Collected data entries
=== Begin Enclosure ===

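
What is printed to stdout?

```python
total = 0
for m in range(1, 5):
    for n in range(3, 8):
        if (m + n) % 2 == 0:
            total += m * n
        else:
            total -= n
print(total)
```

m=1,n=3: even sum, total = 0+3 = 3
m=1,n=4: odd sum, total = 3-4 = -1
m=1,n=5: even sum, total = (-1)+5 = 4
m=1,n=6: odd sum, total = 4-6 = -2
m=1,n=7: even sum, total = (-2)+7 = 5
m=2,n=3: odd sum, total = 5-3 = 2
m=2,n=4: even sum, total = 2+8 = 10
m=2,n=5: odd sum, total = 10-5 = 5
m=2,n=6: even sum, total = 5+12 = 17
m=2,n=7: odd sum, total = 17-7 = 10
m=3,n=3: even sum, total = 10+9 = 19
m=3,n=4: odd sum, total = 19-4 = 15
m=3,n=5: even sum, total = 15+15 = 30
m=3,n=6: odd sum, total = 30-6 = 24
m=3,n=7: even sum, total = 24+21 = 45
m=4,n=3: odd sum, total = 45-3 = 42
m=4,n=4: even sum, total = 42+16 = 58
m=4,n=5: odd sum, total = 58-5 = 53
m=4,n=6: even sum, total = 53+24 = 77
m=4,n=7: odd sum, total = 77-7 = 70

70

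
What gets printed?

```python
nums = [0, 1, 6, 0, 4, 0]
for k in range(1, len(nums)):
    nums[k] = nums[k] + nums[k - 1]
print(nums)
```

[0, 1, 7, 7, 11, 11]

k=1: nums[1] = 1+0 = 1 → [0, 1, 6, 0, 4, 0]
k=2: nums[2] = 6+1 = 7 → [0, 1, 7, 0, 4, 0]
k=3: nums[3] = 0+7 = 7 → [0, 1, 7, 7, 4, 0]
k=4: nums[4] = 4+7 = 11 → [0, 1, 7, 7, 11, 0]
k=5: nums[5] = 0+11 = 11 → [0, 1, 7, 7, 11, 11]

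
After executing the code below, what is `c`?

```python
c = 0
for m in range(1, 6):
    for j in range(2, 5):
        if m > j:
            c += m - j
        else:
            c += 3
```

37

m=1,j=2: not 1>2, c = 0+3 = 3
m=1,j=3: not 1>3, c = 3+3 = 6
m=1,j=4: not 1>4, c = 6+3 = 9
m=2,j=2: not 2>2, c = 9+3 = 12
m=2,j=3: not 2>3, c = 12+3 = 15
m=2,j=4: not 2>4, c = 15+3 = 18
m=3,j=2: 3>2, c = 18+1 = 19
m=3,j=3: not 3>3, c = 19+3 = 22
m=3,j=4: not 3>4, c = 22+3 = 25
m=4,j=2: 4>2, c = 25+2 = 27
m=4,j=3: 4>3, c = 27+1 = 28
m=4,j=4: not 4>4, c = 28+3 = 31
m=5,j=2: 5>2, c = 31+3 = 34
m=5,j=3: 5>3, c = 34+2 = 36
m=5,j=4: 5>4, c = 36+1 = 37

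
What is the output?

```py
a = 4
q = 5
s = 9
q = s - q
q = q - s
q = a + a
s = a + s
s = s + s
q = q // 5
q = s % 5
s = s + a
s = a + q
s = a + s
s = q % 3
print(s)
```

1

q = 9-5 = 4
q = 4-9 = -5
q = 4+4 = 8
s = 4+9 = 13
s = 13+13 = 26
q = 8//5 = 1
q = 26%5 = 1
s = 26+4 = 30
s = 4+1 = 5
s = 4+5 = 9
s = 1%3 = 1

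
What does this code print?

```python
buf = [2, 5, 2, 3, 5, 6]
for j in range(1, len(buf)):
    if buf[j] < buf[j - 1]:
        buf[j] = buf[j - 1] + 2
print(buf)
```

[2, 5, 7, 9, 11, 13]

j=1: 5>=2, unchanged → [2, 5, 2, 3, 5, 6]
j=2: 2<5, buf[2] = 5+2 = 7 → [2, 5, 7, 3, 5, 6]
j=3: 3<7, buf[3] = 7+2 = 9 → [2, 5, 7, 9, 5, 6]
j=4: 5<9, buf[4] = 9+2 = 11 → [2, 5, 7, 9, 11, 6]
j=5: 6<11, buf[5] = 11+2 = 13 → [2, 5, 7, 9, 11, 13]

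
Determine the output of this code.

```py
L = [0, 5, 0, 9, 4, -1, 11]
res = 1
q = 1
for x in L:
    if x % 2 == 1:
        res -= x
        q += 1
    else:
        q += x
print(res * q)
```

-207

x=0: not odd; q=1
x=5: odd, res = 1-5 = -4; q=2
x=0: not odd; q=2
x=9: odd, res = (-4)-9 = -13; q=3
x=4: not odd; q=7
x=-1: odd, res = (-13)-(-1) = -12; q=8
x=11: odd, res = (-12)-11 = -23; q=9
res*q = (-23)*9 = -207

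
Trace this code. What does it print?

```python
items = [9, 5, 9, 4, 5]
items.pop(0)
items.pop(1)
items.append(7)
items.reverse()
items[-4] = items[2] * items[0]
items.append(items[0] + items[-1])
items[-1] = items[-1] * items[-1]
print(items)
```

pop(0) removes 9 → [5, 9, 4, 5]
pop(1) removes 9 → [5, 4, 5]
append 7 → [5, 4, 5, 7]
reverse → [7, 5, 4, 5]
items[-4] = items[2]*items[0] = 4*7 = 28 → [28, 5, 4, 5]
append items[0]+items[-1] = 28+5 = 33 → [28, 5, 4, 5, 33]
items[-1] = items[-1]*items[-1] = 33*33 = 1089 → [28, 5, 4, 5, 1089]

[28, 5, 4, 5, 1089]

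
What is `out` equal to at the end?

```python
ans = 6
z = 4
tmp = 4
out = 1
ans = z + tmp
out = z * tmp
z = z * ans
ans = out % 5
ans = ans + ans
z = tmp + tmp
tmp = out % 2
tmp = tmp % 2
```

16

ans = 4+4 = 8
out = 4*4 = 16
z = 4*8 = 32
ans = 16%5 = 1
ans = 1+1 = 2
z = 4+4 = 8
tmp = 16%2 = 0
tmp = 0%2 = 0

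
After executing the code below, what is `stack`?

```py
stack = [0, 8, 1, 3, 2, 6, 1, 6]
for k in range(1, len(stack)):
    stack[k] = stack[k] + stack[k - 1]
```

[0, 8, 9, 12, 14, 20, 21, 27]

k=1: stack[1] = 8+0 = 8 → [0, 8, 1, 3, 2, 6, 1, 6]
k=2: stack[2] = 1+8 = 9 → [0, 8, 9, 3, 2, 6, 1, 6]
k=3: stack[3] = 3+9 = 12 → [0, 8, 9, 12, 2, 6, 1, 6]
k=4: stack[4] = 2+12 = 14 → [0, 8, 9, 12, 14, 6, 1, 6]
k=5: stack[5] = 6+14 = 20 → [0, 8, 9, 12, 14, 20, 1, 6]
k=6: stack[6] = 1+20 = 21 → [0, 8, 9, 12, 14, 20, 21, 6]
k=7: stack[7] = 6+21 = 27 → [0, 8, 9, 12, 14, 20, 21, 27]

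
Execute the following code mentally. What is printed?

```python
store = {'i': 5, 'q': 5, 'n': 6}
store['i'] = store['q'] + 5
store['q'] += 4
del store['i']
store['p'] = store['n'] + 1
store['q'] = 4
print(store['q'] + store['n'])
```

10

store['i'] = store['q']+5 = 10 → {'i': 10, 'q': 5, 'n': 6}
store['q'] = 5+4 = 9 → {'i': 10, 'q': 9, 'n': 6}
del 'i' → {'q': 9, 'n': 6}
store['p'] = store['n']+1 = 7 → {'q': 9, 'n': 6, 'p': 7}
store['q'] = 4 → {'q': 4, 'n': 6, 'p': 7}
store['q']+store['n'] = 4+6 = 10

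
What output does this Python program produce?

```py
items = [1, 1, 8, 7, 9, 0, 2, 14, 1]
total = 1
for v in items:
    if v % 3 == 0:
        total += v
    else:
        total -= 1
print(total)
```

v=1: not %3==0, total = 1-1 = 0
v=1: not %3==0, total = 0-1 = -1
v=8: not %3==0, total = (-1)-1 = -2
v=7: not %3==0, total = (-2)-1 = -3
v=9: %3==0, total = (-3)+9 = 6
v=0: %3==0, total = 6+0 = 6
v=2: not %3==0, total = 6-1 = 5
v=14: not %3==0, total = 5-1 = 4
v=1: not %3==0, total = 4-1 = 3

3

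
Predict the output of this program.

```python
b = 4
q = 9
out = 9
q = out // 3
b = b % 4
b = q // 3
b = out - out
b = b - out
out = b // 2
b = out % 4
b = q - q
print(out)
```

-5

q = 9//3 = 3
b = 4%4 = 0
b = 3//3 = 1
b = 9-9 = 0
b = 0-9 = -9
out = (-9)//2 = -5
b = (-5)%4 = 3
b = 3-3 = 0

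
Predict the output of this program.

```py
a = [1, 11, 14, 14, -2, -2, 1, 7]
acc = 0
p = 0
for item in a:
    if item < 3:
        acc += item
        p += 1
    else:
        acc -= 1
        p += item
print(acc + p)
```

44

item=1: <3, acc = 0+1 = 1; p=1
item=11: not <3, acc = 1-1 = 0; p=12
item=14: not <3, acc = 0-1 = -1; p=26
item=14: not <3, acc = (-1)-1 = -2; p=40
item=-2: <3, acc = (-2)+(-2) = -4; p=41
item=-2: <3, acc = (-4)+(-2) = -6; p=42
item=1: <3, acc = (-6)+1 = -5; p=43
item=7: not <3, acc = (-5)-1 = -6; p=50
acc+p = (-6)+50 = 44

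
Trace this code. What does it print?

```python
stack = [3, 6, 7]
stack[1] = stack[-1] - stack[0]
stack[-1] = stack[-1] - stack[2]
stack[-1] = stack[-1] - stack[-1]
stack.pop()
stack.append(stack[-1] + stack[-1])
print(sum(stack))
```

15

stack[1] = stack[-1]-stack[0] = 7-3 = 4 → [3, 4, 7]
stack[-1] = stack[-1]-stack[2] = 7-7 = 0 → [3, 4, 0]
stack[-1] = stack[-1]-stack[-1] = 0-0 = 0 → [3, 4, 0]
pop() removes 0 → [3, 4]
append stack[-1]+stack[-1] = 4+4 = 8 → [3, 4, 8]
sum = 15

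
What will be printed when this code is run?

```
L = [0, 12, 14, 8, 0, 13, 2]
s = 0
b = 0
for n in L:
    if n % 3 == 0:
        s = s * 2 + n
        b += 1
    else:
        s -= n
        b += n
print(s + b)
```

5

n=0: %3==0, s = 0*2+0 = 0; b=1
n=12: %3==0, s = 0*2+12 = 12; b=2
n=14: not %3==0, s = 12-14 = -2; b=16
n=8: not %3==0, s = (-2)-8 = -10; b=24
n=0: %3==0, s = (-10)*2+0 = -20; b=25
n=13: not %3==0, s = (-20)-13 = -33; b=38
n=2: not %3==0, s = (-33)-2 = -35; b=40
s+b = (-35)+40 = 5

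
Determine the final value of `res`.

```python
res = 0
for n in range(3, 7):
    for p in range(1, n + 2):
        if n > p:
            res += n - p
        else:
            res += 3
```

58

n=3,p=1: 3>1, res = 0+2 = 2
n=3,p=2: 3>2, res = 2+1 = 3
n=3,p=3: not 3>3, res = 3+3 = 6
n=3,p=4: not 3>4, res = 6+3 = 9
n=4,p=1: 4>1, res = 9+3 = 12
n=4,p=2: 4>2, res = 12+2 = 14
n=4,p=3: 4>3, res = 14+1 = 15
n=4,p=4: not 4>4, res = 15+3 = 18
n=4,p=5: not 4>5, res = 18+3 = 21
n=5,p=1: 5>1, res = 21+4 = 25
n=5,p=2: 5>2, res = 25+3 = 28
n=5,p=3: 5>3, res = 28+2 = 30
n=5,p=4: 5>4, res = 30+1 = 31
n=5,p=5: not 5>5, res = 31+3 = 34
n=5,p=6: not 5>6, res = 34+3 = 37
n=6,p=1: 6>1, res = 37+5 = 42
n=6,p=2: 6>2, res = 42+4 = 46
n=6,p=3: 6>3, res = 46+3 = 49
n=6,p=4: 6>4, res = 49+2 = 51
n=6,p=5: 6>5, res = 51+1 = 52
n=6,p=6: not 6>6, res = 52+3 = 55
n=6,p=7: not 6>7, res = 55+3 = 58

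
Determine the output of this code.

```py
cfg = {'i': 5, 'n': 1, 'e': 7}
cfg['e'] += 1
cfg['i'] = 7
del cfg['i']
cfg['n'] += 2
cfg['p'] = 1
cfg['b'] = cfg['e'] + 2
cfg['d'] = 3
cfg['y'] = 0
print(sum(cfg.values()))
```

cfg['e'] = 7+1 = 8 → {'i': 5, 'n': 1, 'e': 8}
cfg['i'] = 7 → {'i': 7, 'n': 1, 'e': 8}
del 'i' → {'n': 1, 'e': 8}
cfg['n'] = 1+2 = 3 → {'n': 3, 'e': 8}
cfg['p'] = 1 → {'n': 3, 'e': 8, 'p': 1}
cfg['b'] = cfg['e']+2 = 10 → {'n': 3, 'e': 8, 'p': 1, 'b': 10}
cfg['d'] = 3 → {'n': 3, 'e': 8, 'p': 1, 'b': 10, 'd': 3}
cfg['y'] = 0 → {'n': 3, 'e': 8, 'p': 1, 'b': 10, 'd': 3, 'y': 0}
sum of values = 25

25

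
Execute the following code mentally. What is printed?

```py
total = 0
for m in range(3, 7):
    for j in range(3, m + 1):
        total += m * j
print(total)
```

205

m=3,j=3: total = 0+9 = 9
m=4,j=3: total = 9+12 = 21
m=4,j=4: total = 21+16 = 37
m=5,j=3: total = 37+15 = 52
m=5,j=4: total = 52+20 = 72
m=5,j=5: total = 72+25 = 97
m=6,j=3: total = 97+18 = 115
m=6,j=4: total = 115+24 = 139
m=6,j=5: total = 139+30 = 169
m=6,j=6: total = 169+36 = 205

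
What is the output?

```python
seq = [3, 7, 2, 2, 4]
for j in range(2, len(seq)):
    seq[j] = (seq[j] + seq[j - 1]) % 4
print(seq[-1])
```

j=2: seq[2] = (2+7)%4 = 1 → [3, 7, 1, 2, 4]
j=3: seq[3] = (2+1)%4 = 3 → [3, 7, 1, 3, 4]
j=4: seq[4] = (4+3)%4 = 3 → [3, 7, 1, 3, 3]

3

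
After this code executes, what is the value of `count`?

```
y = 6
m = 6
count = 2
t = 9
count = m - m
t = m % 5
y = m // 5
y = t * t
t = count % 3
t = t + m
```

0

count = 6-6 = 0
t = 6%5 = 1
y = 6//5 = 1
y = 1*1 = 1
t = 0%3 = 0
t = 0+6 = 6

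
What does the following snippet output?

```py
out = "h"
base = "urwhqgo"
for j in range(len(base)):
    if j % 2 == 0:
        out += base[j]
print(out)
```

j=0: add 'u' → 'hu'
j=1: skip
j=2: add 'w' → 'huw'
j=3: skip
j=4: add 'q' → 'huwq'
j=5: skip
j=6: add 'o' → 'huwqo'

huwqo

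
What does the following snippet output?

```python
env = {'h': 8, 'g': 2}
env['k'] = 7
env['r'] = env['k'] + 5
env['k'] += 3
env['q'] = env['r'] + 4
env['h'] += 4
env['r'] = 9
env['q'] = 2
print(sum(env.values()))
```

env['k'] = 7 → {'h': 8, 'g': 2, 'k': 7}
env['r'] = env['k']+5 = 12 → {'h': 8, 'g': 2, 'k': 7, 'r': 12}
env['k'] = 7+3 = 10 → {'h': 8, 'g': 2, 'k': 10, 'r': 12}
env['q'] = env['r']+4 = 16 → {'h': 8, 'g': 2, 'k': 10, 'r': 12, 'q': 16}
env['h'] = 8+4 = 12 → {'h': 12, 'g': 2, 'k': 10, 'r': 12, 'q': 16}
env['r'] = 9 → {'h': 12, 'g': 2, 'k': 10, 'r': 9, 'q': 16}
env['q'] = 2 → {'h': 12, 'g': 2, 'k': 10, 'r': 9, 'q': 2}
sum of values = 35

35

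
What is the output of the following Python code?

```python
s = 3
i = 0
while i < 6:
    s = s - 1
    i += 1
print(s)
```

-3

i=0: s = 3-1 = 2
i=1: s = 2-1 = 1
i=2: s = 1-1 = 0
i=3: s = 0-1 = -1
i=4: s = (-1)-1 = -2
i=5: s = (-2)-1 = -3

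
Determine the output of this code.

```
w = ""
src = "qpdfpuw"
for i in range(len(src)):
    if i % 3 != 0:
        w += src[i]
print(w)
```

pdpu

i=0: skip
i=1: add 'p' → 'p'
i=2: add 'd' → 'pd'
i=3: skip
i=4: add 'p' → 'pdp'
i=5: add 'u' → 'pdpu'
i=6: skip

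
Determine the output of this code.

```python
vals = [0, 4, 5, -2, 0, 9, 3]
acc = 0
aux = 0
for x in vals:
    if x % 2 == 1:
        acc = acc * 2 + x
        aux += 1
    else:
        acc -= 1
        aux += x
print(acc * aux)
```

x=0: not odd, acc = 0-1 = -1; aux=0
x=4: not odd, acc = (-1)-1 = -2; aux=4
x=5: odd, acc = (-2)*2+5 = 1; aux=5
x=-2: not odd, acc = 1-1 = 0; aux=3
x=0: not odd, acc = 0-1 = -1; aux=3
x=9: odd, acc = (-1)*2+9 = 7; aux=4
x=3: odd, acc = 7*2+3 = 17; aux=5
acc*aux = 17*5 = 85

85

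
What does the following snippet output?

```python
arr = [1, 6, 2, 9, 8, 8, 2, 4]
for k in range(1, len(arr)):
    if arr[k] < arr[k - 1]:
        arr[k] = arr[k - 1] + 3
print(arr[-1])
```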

=== End Enclosure ===

### Your assignment
Check each line above for the string "base" and copy those that have it.

### Exercise output
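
base = "urwhqgo"
for j in range(len(base)):
        out += base[j]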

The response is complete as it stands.